● **Problem to work on**
Please print the records below word for word.

● **Given records**

╭──

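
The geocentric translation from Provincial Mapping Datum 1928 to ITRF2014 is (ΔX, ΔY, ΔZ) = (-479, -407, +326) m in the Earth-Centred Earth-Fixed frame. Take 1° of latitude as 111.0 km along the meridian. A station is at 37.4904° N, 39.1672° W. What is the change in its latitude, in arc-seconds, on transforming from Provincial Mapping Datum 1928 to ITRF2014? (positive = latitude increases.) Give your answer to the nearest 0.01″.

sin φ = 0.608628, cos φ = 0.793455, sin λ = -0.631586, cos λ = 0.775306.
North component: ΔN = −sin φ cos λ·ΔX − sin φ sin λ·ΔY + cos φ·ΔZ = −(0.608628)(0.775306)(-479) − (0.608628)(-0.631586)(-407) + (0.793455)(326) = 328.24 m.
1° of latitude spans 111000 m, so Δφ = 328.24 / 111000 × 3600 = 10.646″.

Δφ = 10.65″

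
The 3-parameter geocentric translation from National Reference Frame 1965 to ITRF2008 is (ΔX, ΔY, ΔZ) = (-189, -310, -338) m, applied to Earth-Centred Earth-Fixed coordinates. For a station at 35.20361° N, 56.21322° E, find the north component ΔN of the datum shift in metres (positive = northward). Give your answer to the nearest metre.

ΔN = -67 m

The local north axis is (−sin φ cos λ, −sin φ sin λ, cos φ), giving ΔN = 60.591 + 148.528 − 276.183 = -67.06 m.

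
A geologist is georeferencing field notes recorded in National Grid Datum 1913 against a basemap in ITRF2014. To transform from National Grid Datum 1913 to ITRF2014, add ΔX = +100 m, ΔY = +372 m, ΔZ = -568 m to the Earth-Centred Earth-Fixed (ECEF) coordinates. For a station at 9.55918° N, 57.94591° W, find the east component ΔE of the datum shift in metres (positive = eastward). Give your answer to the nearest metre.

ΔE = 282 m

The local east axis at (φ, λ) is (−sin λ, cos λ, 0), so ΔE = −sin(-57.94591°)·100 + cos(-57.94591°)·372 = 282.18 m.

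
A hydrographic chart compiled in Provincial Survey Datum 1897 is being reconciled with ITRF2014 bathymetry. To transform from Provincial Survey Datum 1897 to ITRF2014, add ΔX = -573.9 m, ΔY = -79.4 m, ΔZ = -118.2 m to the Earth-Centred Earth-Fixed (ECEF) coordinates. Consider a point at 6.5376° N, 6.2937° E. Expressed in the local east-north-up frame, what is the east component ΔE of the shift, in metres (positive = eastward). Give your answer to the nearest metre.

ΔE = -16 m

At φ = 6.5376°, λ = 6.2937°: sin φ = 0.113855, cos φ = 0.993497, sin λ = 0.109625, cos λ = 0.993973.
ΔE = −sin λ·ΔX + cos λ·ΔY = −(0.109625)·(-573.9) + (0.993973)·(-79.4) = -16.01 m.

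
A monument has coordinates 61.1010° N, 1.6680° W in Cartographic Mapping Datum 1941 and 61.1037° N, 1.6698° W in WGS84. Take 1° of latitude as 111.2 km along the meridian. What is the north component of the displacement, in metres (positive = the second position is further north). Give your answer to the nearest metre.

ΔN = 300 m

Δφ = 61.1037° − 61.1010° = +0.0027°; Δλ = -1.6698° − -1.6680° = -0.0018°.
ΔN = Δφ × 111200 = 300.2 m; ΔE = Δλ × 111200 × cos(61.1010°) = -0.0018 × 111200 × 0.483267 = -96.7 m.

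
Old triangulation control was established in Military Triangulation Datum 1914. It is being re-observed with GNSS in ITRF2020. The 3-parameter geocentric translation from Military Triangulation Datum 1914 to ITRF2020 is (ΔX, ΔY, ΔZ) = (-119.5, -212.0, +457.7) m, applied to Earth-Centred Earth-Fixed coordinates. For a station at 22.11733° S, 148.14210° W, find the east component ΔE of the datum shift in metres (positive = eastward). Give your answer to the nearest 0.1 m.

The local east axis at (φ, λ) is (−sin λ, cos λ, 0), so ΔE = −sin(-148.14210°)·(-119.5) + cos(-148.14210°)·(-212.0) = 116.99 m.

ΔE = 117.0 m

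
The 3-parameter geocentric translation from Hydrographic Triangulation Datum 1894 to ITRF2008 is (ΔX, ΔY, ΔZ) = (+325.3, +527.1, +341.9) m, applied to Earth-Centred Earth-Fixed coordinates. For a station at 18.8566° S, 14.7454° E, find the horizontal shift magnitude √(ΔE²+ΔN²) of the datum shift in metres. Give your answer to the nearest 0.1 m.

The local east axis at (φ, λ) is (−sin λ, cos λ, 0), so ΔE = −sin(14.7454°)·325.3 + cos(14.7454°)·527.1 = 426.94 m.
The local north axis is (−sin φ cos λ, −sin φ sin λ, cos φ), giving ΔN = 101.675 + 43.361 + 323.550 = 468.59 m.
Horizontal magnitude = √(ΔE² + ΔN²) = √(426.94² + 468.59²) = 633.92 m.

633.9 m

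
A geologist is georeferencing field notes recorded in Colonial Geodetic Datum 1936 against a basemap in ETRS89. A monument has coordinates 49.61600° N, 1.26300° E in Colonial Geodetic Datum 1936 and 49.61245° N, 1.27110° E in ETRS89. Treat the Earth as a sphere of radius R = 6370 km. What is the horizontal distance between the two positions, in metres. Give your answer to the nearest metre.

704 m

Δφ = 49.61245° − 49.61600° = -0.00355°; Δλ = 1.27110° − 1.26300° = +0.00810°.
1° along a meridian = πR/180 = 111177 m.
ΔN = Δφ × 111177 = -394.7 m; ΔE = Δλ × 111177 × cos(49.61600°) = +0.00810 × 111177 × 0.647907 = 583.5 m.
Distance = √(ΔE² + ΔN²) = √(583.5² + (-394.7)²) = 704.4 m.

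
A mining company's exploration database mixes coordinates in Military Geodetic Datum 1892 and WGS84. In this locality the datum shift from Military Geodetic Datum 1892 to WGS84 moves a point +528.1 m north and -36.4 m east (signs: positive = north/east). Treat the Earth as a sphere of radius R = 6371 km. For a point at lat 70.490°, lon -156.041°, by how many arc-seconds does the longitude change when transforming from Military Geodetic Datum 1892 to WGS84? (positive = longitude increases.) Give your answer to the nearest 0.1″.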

╰──

● **Output below**
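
The geocentric translation from Provincial Mapping Datum 1928 to ITRF2014 is (ΔX, ΔY, ΔZ) = (-479, -407, +326) m in the Earth-Centred Earth-Fixed frame. Take 1° of latitude as 111.0 km along the meridian. A station is at 37.4904° N, 39.1672° W. What is the change in its latitude, in arc-seconds, on transforming from Provincial Mapping Datum 1928 to ITRF2014? (positive = latitude increases.) Give your answer to the nearest 0.01″.

sin φ = 0.608628, cos φ = 0.793455, sin λ = -0.631586, cos λ = 0.775306.
North component: ΔN = −sin φ cos λ·ΔX − sin φ sin λ·ΔY + cos φ·ΔZ = −(0.608628)(0.775306)(-479) − (0.608628)(-0.631586)(-407) + (0.793455)(326) = 328.24 m.
1° of latitude spans 111000 m, so Δφ = 328.24 / 111000 × 3600 = 10.646″.

Δφ = 10.65″

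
The 3-parameter geocentric translation from National Reference Frame 1965 to ITRF2008 is (ΔX, ΔY, ΔZ) = (-189, -310, -338) m, applied to Earth-Centred Earth-Fixed coordinates. For a station at 35.20361° N, 56.21322° E, find the north component ΔN of the datum shift in metres (positive = northward). Give your answer to the nearest metre.

ΔN = -67 m

The local north axis is (−sin φ cos λ, −sin φ sin λ, cos φ), giving ΔN = 60.591 + 148.528 − 276.183 = -67.06 m.

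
A geologist is georeferencing field notes recorded in National Grid Datum 1913 against a basemap in ITRF2014. To transform from National Grid Datum 1913 to ITRF2014, add ΔX = +100 m, ΔY = +372 m, ΔZ = -568 m to the Earth-Centred Earth-Fixed (ECEF) coordinates. For a station at 9.55918° N, 57.94591° W, find the east component ΔE of the datum shift in metres (positive = eastward). Give your answer to the nearest metre.

ΔE = 282 m

The local east axis at (φ, λ) is (−sin λ, cos λ, 0), so ΔE = −sin(-57.94591°)·100 + cos(-57.94591°)·372 = 282.18 m.

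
A hydrographic chart compiled in Provincial Survey Datum 1897 is being reconciled with ITRF2014 bathymetry. To transform from Provincial Survey Datum 1897 to ITRF2014, add ΔX = -573.9 m, ΔY = -79.4 m, ΔZ = -118.2 m to the Earth-Centred Earth-Fixed (ECEF) coordinates. Consider a point at 6.5376° N, 6.2937° E. Expressed in the local east-north-up frame, what is the east component ΔE of the shift, in metres (positive = eastward). Give your answer to the nearest metre.

ΔE = -16 m

At φ = 6.5376°, λ = 6.2937°: sin φ = 0.113855, cos φ = 0.993497, sin λ = 0.109625, cos λ = 0.993973.
ΔE = −sin λ·ΔX + cos λ·ΔY = −(0.109625)·(-573.9) + (0.993973)·(-79.4) = -16.01 m.

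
A monument has coordinates 61.1010° N, 1.6680° W in Cartographic Mapping Datum 1941 and 61.1037° N, 1.6698° W in WGS84. Take 1° of latitude as 111.2 km along the meridian. What is the north component of the displacement, in metres (positive = the second position is further north). Give your answer to the nearest metre.

ΔN = 300 m

Δφ = 61.1037° − 61.1010° = +0.0027°; Δλ = -1.6698° − -1.6680° = -0.0018°.
ΔN = Δφ × 111200 = 300.2 m; ΔE = Δλ × 111200 × cos(61.1010°) = -0.0018 × 111200 × 0.483267 = -96.7 m.

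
Old triangulation control was established in Military Triangulation Datum 1914. It is being re-observed with GNSS in ITRF2020. The 3-parameter geocentric translation from Military Triangulation Datum 1914 to ITRF2020 is (ΔX, ΔY, ΔZ) = (-119.5, -212.0, +457.7) m, applied to Earth-Centred Earth-Fixed coordinates. For a station at 22.11733° S, 148.14210° W, find the east component ΔE of the datum shift in metres (positive = eastward). Give your answer to the nearest 0.1 m.

The local east axis at (φ, λ) is (−sin λ, cos λ, 0), so ΔE = −sin(-148.14210°)·(-119.5) + cos(-148.14210°)·(-212.0) = 116.99 m.

ΔE = 117.0 m

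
The 3-parameter geocentric translation from Hydrographic Triangulation Datum 1894 to ITRF2008 is (ΔX, ΔY, ΔZ) = (+325.3, +527.1, +341.9) m, applied to Earth-Centred Earth-Fixed coordinates. For a station at 18.8566° S, 14.7454° E, find the horizontal shift magnitude √(ΔE²+ΔN²) of the datum shift in metres. Give your answer to the nearest 0.1 m.

The local east axis at (φ, λ) is (−sin λ, cos λ, 0), so ΔE = −sin(14.7454°)·325.3 + cos(14.7454°)·527.1 = 426.94 m.
The local north axis is (−sin φ cos λ, −sin φ sin λ, cos φ), giving ΔN = 101.675 + 43.361 + 323.550 = 468.59 m.
Horizontal magnitude = √(ΔE² + ΔN²) = √(426.94² + 468.59²) = 633.92 m.

633.9 m

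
A geologist is georeferencing field notes recorded in Colonial Geodetic Datum 1936 against a basemap in ETRS89. A monument has coordinates 49.61600° N, 1.26300° E in Colonial Geodetic Datum 1936 and 49.61245° N, 1.27110° E in ETRS89. Treat the Earth as a sphere of radius R = 6370 km. What is the horizontal distance between the two positions, in metres. Give your answer to the nearest metre.

704 m

Δφ = 49.61245° − 49.61600° = -0.00355°; Δλ = 1.27110° − 1.26300° = +0.00810°.
1° along a meridian = πR/180 = 111177 m.
ΔN = Δφ × 111177 = -394.7 m; ΔE = Δλ × 111177 × cos(49.61600°) = +0.00810 × 111177 × 0.647907 = 583.5 m.
Distance = √(ΔE² + ΔN²) = √(583.5² + (-394.7)²) = 704.4 m.

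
A mining company's exploration database mixes coordinates in Military Geodetic Datum 1892 and WGS84. In this locality the datum shift from Military Geodetic Datum 1892 to WGS84 moves a point +528.1 m north and -36.4 m east (signs: positive = north/east). Treat the Earth as a sphere of radius R = 6371 km. For a point at lat 70.490°, lon -156.041°, by how many arc-seconds does the longitude change when transforming from Military Geodetic Datum 1892 to WGS84? (positive = longitude increases.) Give your answer to the nearest 0.1″.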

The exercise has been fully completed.